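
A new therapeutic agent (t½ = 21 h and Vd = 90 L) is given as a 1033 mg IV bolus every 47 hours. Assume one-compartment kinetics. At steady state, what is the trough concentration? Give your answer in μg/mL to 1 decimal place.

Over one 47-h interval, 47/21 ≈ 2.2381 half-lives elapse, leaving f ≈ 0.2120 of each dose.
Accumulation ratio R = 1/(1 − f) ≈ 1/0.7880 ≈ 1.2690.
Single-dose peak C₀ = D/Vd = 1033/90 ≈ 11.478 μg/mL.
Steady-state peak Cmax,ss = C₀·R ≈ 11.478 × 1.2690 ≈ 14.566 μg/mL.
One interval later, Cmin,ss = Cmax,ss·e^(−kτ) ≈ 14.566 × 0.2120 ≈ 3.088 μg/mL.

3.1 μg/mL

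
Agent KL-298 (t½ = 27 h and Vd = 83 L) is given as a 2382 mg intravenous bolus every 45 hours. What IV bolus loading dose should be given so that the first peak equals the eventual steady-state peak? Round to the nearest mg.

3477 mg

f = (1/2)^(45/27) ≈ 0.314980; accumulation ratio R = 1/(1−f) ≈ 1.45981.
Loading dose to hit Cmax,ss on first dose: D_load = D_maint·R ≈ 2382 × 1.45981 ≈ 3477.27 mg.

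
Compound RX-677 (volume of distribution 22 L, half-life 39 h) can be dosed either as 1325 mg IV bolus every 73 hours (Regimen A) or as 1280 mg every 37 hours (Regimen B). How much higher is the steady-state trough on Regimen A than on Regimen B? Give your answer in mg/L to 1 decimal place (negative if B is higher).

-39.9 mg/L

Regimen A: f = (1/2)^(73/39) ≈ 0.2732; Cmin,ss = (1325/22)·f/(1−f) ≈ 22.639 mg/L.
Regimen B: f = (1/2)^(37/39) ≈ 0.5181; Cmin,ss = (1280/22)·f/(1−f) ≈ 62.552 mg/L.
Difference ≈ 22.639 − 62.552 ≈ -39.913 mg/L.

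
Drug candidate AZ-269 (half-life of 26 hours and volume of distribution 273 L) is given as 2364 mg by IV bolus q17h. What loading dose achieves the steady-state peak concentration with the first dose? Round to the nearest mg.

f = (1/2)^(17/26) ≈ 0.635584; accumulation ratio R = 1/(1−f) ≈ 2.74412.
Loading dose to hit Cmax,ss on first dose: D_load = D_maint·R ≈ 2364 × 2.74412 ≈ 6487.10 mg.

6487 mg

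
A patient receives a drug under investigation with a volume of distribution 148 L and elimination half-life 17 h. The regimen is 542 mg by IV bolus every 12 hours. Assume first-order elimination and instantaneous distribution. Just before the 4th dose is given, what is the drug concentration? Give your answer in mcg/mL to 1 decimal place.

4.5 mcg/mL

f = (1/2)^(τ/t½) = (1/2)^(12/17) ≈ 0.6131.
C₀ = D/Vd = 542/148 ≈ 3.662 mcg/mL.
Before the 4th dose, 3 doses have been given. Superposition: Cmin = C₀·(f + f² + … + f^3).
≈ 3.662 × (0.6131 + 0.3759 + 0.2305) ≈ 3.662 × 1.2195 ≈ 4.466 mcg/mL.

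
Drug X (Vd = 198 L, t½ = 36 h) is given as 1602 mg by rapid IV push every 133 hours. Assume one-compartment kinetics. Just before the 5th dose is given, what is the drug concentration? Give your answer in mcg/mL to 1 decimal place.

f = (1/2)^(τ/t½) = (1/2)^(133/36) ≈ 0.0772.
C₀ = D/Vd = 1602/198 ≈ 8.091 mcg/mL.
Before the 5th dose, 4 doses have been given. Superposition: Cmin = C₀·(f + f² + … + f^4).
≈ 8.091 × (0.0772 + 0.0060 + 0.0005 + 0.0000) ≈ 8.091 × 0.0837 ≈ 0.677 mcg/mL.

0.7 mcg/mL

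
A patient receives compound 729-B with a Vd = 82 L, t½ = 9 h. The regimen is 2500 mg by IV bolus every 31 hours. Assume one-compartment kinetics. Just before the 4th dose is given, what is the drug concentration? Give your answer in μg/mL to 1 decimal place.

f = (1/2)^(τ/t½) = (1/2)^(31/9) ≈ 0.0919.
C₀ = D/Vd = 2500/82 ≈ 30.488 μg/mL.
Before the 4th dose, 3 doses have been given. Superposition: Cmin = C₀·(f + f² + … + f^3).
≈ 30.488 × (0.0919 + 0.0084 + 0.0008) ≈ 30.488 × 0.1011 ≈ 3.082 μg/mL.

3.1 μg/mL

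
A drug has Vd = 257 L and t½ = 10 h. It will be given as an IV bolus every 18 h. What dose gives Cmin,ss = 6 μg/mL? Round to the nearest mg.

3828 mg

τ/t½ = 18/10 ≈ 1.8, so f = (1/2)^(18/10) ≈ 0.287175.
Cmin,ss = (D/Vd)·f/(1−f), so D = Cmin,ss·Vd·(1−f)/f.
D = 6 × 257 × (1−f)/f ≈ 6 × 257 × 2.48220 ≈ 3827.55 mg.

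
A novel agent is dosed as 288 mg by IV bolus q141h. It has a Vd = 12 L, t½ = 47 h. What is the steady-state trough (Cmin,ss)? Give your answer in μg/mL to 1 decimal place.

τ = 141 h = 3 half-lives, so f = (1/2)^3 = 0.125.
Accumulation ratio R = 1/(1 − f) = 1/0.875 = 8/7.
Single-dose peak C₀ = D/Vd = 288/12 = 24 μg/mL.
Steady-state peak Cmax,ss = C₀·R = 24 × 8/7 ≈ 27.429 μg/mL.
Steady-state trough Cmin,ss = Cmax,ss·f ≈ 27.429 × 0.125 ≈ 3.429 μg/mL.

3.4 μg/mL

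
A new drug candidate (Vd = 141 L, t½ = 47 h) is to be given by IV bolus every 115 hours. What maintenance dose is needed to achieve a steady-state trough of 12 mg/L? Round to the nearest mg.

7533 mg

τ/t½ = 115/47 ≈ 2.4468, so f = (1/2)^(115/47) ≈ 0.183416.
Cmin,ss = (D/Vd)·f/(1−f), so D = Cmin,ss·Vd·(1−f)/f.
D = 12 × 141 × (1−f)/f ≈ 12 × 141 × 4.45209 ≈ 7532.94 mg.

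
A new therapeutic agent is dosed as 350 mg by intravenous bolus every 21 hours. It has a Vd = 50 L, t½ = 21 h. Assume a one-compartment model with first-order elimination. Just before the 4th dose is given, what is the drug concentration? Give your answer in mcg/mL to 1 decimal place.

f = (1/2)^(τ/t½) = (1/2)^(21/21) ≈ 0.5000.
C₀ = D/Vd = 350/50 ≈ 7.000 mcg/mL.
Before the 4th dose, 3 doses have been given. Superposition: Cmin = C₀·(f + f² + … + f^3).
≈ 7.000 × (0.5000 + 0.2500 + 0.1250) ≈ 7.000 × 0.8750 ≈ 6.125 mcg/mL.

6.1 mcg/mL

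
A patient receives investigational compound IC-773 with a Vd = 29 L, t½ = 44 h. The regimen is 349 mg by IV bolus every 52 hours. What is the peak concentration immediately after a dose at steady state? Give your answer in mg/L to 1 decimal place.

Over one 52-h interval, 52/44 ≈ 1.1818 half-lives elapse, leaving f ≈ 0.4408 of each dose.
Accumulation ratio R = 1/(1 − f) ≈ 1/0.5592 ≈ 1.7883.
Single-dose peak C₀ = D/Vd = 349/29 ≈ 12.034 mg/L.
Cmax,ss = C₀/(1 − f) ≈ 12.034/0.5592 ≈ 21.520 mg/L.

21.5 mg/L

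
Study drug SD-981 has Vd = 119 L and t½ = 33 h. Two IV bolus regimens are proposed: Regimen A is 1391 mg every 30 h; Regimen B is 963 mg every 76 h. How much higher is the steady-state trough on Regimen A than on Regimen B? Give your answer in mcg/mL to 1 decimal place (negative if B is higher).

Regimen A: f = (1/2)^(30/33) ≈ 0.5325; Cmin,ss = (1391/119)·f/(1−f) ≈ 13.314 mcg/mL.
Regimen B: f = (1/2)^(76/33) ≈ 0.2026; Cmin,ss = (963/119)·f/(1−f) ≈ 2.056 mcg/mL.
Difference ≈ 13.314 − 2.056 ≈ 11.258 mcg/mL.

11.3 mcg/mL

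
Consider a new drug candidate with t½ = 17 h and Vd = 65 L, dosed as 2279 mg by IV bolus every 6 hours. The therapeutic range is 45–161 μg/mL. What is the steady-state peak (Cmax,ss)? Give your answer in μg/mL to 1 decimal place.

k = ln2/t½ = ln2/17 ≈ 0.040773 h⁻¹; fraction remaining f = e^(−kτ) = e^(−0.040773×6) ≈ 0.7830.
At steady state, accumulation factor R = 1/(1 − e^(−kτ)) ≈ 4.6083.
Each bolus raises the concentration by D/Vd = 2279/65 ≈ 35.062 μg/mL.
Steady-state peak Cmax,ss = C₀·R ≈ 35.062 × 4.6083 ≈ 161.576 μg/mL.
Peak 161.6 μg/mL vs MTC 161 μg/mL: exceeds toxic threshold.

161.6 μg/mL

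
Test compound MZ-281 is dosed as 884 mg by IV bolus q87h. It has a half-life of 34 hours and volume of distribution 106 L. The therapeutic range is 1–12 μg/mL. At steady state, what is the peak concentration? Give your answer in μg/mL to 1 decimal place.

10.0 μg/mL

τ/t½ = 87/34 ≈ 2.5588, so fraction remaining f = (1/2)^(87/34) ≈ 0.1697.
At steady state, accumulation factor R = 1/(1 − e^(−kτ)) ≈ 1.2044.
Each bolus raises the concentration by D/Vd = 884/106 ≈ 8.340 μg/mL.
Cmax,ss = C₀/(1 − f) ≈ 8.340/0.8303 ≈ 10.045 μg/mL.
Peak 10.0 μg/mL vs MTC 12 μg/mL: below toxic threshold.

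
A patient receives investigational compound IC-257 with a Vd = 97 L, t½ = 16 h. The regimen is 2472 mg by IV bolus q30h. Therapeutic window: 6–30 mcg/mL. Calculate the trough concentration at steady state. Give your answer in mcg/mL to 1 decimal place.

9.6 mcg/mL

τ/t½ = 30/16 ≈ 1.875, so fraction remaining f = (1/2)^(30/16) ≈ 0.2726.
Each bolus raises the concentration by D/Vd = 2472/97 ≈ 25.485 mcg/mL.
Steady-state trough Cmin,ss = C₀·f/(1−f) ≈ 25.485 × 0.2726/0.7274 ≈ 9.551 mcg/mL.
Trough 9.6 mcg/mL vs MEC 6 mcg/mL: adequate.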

### Exercise prompt:
Which lines run from the one containing "Consider a new" to the end of the entries above? Quote exactly those, and only those.

### Expected output:
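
Consider a new drug candidate with t½ = 17 h and Vd = 65 L, dosed as 2279 mg by IV bolus every 6 hours. The therapeutic range is 45–161 μg/mL. What is the steady-state peak (Cmax,ss)? Give your answer in μg/mL to 1 decimal place.

k = ln2/t½ = ln2/17 ≈ 0.040773 h⁻¹; fraction remaining f = e^(−kτ) = e^(−0.040773×6) ≈ 0.7830.
At steady state, accumulation factor R = 1/(1 − e^(−kτ)) ≈ 4.6083.
Each bolus raises the concentration by D/Vd = 2279/65 ≈ 35.062 μg/mL.
Steady-state peak Cmax,ss = C₀·R ≈ 35.062 × 4.6083 ≈ 161.576 μg/mL.
Peak 161.6 μg/mL vs MTC 161 μg/mL: exceeds toxic threshold.

161.6 μg/mL

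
Test compound MZ-281 is dosed as 884 mg by IV bolus q87h. It has a half-life of 34 hours and volume of distribution 106 L. The therapeutic range is 1–12 μg/mL. At steady state, what is the peak concentration? Give your answer in μg/mL to 1 decimal place.

10.0 μg/mL

τ/t½ = 87/34 ≈ 2.5588, so fraction remaining f = (1/2)^(87/34) ≈ 0.1697.
At steady state, accumulation factor R = 1/(1 − e^(−kτ)) ≈ 1.2044.
Each bolus raises the concentration by D/Vd = 884/106 ≈ 8.340 μg/mL.
Cmax,ss = C₀/(1 − f) ≈ 8.340/0.8303 ≈ 10.045 μg/mL.
Peak 10.0 μg/mL vs MTC 12 μg/mL: below toxic threshold.

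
A patient receives investigational compound IC-257 with a Vd = 97 L, t½ = 16 h. The regimen is 2472 mg by IV bolus q30h. Therapeutic window: 6–30 mcg/mL. Calculate the trough concentration at steady state. Give your answer in mcg/mL to 1 decimal place.

9.6 mcg/mL

τ/t½ = 30/16 ≈ 1.875, so fraction remaining f = (1/2)^(30/16) ≈ 0.2726.
Each bolus raises the concentration by D/Vd = 2472/97 ≈ 25.485 mcg/mL.
Steady-state trough Cmin,ss = C₀·f/(1−f) ≈ 25.485 × 0.2726/0.7274 ≈ 9.551 mcg/mL.
Trough 9.6 mcg/mL vs MEC 6 mcg/mL: adequate.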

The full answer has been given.